- **Task directions**
Print the records again, character for character.

- **Given records**
------------

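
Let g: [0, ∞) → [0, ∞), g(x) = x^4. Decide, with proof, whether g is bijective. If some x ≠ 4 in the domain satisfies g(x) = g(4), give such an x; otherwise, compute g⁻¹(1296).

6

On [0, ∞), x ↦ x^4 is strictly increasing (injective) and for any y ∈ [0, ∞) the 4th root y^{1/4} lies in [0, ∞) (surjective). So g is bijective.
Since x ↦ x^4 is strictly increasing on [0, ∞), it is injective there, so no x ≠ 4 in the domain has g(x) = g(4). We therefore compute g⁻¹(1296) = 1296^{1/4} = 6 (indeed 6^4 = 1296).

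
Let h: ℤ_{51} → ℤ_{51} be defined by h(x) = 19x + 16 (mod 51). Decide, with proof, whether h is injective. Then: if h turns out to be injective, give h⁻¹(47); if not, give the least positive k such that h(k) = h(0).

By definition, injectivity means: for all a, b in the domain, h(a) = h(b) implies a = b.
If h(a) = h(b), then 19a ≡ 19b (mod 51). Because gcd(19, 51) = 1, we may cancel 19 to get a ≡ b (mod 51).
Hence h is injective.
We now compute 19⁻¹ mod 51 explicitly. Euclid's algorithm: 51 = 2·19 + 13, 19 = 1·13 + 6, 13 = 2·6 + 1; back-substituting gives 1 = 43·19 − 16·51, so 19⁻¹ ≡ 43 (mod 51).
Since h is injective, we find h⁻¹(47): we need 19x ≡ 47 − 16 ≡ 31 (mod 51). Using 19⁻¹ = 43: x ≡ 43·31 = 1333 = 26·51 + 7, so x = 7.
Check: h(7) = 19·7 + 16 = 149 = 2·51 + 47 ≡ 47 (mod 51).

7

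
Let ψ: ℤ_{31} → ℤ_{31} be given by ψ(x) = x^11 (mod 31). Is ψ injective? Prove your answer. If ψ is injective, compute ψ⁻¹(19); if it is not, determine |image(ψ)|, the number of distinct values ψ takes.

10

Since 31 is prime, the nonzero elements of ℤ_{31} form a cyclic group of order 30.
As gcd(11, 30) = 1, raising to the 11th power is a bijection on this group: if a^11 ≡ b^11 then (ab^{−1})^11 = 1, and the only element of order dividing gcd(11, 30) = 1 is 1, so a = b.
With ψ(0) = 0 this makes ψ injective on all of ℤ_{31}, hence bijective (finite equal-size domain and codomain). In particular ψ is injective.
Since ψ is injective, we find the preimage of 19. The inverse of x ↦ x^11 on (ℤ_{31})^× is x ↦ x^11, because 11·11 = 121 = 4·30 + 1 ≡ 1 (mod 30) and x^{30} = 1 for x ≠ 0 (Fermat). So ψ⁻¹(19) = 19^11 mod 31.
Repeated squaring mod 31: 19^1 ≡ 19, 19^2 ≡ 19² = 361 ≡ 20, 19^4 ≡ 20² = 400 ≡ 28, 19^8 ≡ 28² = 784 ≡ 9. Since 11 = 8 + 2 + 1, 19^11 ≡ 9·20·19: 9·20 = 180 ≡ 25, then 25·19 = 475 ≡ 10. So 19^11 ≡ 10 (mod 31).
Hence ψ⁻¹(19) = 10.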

------------

- **Output of the task**
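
Let g: [0, ∞) → [0, ∞), g(x) = x^4. Decide, with proof, whether g is bijective. If some x ≠ 4 in the domain satisfies g(x) = g(4), give such an x; otherwise, compute g⁻¹(1296).

6

On [0, ∞), x ↦ x^4 is strictly increasing (injective) and for any y ∈ [0, ∞) the 4th root y^{1/4} lies in [0, ∞) (surjective). So g is bijective.
Since x ↦ x^4 is strictly increasing on [0, ∞), it is injective there, so no x ≠ 4 in the domain has g(x) = g(4). We therefore compute g⁻¹(1296) = 1296^{1/4} = 6 (indeed 6^4 = 1296).

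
Let h: ℤ_{51} → ℤ_{51} be defined by h(x) = 19x + 16 (mod 51). Decide, with proof, whether h is injective. Then: if h turns out to be injective, give h⁻¹(47); if not, give the least positive k such that h(k) = h(0).

By definition, injectivity means: for all a, b in the domain, h(a) = h(b) implies a = b.
If h(a) = h(b), then 19a ≡ 19b (mod 51). Because gcd(19, 51) = 1, we may cancel 19 to get a ≡ b (mod 51).
Hence h is injective.
We now compute 19⁻¹ mod 51 explicitly. Euclid's algorithm: 51 = 2·19 + 13, 19 = 1·13 + 6, 13 = 2·6 + 1; back-substituting gives 1 = 43·19 − 16·51, so 19⁻¹ ≡ 43 (mod 51).
Since h is injective, we find h⁻¹(47): we need 19x ≡ 47 − 16 ≡ 31 (mod 51). Using 19⁻¹ = 43: x ≡ 43·31 = 1333 = 26·51 + 7, so x = 7.
Check: h(7) = 19·7 + 16 = 149 = 2·51 + 47 ≡ 47 (mod 51).

7

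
Let ψ: ℤ_{31} → ℤ_{31} be given by ψ(x) = x^11 (mod 31). Is ψ injective? Prove your answer. If ψ is injective, compute ψ⁻¹(19); if it is not, determine |image(ψ)|, the number of distinct values ψ takes.

10

Since 31 is prime, the nonzero elements of ℤ_{31} form a cyclic group of order 30.
As gcd(11, 30) = 1, raising to the 11th power is a bijection on this group: if a^11 ≡ b^11 then (ab^{−1})^11 = 1, and the only element of order dividing gcd(11, 30) = 1 is 1, so a = b.
With ψ(0) = 0 this makes ψ injective on all of ℤ_{31}, hence bijective (finite equal-size domain and codomain). In particular ψ is injective.
Since ψ is injective, we find the preimage of 19. The inverse of x ↦ x^11 on (ℤ_{31})^× is x ↦ x^11, because 11·11 = 121 = 4·30 + 1 ≡ 1 (mod 30) and x^{30} = 1 for x ≠ 0 (Fermat). So ψ⁻¹(19) = 19^11 mod 31.
Repeated squaring mod 31: 19^1 ≡ 19, 19^2 ≡ 19² = 361 ≡ 20, 19^4 ≡ 20² = 400 ≡ 28, 19^8 ≡ 28² = 784 ≡ 9. Since 11 = 8 + 2 + 1, 19^11 ≡ 9·20·19: 9·20 = 180 ≡ 25, then 25·19 = 475 ≡ 10. So 19^11 ≡ 10 (mod 31).
Hence ψ⁻¹(19) = 10.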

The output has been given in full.